= WHAT TO DO =
Nothing but a number is wanted here: the tally of lines in the material below that include "struct".

---*---

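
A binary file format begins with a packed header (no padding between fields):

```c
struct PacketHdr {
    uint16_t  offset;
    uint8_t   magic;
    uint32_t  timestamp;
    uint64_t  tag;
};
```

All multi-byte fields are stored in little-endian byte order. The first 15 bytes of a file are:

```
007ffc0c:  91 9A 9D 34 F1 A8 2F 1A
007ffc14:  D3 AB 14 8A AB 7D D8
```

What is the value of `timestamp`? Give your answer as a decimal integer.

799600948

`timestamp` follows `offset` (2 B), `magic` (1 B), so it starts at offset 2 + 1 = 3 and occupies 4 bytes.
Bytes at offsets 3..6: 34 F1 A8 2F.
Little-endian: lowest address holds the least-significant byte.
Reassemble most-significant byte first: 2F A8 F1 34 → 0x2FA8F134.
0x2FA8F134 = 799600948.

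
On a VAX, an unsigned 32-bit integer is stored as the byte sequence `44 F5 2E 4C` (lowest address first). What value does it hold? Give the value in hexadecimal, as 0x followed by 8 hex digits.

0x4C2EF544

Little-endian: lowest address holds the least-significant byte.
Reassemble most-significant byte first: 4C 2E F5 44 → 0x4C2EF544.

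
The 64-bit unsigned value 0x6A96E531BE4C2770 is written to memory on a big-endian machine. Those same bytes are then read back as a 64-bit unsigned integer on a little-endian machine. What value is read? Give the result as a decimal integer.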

---*---

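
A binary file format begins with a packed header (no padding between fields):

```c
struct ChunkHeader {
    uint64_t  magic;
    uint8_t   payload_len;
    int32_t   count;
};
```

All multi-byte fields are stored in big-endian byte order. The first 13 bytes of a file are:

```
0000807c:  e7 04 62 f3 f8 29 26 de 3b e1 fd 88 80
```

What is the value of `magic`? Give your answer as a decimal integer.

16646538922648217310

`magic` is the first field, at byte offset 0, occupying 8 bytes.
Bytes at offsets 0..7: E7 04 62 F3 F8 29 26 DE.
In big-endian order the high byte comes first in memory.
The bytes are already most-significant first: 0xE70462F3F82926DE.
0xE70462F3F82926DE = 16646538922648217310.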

---*---

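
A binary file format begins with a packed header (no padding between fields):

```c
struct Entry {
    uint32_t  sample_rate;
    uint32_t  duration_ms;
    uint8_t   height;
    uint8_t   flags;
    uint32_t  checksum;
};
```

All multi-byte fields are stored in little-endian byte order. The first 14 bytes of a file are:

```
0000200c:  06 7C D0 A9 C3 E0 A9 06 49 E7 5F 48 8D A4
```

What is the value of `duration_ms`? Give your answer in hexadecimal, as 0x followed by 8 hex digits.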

---*---

= PROBLEM SOLUTION =
3